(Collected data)
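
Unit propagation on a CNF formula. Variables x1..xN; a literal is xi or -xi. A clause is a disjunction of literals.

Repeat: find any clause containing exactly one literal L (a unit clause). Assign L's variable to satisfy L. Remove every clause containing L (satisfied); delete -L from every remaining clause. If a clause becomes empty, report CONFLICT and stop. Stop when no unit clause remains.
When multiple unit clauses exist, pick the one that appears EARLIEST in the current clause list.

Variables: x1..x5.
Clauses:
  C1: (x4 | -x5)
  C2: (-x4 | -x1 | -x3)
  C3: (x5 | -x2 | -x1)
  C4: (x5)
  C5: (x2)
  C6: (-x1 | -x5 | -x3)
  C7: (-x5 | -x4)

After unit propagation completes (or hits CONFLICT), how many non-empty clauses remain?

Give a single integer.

Answer: 3

Derivation:
unit clause [5] forces x5=T; simplify:
  drop -5 from [4, -5] -> [4]
  drop -5 from [-1, -5, -3] -> [-1, -3]
  drop -5 from [-5, -4] -> [-4]
  satisfied 2 clause(s); 5 remain; assigned so far: [5]
unit clause [4] forces x4=T; simplify:
  drop -4 from [-4, -1, -3] -> [-1, -3]
  drop -4 from [-4] -> [] (empty!)
  satisfied 1 clause(s); 4 remain; assigned so far: [4, 5]
CONFLICT (empty clause)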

Your task:
Give an exact transcription of the data shown above.

Solution:
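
Unit propagation on a CNF formula. Variables x1..xN; a literal is xi or -xi. A clause is a disjunction of literals.

Repeat: find any clause containing exactly one literal L (a unit clause). Assign L's variable to satisfy L. Remove every clause containing L (satisfied); delete -L from every remaining clause. If a clause becomes empty, report CONFLICT and stop. Stop when no unit clause remains.
When multiple unit clauses exist, pick the one that appears EARLIEST in the current clause list.

Variables: x1..x5.
Clauses:
  C1: (x4 | -x5)
  C2: (-x4 | -x1 | -x3)
  C3: (x5 | -x2 | -x1)
  C4: (x5)
  C5: (x2)
  C6: (-x1 | -x5 | -x3)
  C7: (-x5 | -x4)

After unit propagation completes (or hits CONFLICT), how many non-empty clauses remain?

Give a single integer.

Answer: 3

Derivation:
unit clause [5] forces x5=T; simplify:
  drop -5 from [4, -5] -> [4]
  drop -5 from [-1, -5, -3] -> [-1, -3]
  drop -5 from [-5, -4] -> [-4]
  satisfied 2 clause(s); 5 remain; assigned so far: [5]
unit clause [4] forces x4=T; simplify:
  drop -4 from [-4, -1, -3] -> [-1, -3]
  drop -4 from [-4] -> [] (empty!)
  satisfied 1 clause(s); 4 remain; assigned so far: [4, 5]
CONFLICT (empty clause)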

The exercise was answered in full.